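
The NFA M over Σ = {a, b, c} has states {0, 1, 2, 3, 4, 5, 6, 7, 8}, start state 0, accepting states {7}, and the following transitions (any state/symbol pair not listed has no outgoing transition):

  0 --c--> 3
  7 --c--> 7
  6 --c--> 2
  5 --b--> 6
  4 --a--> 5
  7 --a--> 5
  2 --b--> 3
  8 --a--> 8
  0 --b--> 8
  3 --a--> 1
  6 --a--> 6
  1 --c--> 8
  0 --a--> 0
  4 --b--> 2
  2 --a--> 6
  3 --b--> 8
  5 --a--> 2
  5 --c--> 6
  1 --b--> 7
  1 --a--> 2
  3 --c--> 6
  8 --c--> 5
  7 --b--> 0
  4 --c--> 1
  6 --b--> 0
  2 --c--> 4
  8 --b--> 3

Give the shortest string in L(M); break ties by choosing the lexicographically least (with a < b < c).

cab

A breadth-first search from 0 reaches an accepting state first via the path 0 → 3 → 1 → 7 on input cab.
No string of length < 3 is accepted (BFS exhausts all shorter strings without reaching an accepting state), and cab is the lexicographically least accepting string of length 3.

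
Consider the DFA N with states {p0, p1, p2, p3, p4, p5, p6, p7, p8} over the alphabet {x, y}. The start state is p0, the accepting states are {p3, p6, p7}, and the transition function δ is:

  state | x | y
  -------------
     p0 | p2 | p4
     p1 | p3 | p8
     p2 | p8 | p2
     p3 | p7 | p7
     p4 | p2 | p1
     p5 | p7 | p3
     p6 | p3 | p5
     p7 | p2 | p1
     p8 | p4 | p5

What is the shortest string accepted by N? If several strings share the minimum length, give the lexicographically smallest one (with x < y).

A breadth-first search from p0 reaches an accepting state first via the path p0 → p4 → p1 → p3 on input yyx.
No string of length < 3 is accepted (BFS exhausts all shorter strings without reaching an accepting state), and yyx is the lexicographically least accepting string of length 3.

yyx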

=====

Prompt: Look for the line with "p8 | p4 | p5" in the records above. Repeat it and each line after it exactly.

Expected answer:
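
     p8 | p4 | p5

What is the shortest string accepted by N? If several strings share the minimum length, give the lexicographically smallest one (with x < y).

A breadth-first search from p0 reaches an accepting state first via the path p0 → p4 → p1 → p3 on input yyx.
No string of length < 3 is accepted (BFS exhausts all shorter strings without reaching an accepting state), and yyx is the lexicographically least accepting string of length 3.

yyx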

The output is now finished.